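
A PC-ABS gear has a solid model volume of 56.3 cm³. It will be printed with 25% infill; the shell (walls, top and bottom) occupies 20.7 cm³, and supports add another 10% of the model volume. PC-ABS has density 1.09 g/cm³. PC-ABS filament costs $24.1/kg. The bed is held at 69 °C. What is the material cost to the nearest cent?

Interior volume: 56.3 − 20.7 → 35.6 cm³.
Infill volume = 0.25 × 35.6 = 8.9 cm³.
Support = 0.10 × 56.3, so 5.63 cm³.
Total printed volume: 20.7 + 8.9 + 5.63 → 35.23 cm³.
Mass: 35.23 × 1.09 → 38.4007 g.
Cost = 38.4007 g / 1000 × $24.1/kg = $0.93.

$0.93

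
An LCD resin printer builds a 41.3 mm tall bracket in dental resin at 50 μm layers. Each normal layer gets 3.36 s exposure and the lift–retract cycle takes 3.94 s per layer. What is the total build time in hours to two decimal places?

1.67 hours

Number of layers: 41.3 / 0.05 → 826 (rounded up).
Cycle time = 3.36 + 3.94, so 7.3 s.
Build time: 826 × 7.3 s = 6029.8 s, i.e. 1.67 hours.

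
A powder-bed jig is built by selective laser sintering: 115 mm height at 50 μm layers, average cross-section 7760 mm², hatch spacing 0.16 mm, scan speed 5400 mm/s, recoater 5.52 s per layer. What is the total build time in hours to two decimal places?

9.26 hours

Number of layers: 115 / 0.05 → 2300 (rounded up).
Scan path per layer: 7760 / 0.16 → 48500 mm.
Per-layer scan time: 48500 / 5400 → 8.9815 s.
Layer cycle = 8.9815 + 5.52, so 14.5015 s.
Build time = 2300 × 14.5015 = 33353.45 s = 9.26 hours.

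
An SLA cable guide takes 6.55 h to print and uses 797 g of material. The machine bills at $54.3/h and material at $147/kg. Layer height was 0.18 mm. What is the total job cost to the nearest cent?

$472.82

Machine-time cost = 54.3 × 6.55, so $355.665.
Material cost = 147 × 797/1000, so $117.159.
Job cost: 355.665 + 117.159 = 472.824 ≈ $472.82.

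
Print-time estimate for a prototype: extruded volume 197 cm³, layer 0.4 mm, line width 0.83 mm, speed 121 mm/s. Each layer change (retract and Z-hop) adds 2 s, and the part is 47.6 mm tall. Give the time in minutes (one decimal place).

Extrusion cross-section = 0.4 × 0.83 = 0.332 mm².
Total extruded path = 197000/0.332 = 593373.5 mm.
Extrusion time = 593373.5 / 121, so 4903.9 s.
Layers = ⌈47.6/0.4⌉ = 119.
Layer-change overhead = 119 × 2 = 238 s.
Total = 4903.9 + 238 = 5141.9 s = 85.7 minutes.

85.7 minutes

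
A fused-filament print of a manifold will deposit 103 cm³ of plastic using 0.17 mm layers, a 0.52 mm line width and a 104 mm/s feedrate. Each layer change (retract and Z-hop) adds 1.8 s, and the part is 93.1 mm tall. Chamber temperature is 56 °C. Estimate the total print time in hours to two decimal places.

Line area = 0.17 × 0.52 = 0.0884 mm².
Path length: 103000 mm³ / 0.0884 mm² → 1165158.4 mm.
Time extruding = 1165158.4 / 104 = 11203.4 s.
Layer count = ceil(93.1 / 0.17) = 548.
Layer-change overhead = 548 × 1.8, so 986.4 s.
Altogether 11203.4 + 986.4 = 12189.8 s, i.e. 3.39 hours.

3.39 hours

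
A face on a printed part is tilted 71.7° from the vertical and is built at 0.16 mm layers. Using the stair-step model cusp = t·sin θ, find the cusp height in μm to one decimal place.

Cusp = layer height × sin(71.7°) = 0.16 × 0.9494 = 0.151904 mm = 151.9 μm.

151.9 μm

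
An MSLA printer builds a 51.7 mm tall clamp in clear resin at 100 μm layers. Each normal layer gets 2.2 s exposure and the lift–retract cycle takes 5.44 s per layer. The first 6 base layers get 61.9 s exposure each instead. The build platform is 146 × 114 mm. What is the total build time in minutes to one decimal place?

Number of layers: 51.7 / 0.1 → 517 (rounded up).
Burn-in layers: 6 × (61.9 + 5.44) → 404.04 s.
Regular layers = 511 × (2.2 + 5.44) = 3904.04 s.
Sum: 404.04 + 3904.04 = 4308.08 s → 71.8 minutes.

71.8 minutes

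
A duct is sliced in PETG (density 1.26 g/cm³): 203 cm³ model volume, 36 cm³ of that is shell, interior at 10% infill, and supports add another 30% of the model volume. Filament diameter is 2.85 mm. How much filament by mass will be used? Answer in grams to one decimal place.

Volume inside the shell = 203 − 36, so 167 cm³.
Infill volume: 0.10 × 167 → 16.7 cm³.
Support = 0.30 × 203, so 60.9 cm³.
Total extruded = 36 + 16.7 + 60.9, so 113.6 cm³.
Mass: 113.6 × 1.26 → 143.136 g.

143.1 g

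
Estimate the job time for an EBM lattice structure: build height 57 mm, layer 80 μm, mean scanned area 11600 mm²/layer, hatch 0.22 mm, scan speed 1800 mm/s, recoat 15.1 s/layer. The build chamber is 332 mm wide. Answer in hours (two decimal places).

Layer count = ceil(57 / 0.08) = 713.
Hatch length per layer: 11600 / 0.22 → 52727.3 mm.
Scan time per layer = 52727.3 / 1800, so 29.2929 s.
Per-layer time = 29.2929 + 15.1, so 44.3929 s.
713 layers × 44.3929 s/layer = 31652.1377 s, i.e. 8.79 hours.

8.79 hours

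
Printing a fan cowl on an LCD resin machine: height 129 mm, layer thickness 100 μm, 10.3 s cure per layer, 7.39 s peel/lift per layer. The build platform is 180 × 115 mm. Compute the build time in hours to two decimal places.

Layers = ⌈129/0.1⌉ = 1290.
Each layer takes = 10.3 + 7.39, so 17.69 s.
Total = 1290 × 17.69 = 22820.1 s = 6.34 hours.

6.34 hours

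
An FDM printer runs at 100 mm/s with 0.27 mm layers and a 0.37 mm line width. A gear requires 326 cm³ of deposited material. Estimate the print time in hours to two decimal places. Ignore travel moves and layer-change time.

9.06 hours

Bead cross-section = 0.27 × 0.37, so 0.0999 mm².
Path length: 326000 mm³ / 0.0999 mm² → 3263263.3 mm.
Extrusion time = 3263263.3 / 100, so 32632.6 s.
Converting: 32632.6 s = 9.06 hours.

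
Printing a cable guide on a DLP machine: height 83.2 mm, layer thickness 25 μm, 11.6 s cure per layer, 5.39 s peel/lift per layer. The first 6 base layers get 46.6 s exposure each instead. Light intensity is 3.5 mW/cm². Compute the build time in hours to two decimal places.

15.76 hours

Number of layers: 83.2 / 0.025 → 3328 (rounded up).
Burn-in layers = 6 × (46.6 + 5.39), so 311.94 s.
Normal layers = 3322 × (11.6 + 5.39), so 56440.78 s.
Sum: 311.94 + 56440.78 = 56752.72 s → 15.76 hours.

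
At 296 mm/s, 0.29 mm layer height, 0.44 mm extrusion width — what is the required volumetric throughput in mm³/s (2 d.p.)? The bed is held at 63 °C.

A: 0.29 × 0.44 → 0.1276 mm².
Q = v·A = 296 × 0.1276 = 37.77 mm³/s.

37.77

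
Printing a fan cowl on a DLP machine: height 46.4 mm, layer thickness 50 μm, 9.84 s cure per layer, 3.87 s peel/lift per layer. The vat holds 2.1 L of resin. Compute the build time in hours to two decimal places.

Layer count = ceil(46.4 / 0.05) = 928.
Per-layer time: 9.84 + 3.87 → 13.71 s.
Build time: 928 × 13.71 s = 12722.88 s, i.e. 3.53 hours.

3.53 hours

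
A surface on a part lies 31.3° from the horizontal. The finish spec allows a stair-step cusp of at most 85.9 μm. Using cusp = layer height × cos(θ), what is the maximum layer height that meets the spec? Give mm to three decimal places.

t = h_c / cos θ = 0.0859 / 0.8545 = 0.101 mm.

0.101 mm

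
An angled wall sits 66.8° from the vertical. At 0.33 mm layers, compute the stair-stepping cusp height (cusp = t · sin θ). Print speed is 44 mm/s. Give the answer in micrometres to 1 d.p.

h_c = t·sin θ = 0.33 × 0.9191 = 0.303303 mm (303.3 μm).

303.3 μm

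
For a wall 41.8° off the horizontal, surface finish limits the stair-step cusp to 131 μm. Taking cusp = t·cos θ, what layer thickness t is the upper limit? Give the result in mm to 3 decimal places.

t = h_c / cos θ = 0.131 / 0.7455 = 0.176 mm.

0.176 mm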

» Work item
Would you set down exactly the lines from the line with "An angled wall" through the last one in the material?

» Response to the task
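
An angled wall sits 66.8° from the vertical. At 0.33 mm layers, compute the stair-stepping cusp height (cusp = t · sin θ). Print speed is 44 mm/s. Give the answer in micrometres to 1 d.p.

h_c = t·sin θ = 0.33 × 0.9191 = 0.303303 mm (303.3 μm).

303.3 μm

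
For a wall 41.8° off the horizontal, surface finish limits the stair-step cusp to 131 μm. Taking cusp = t·cos θ, what layer thickness t is the upper limit? Give the result in mm to 3 decimal places.

t = h_c / cos θ = 0.131 / 0.7455 = 0.176 mm.

0.176 mm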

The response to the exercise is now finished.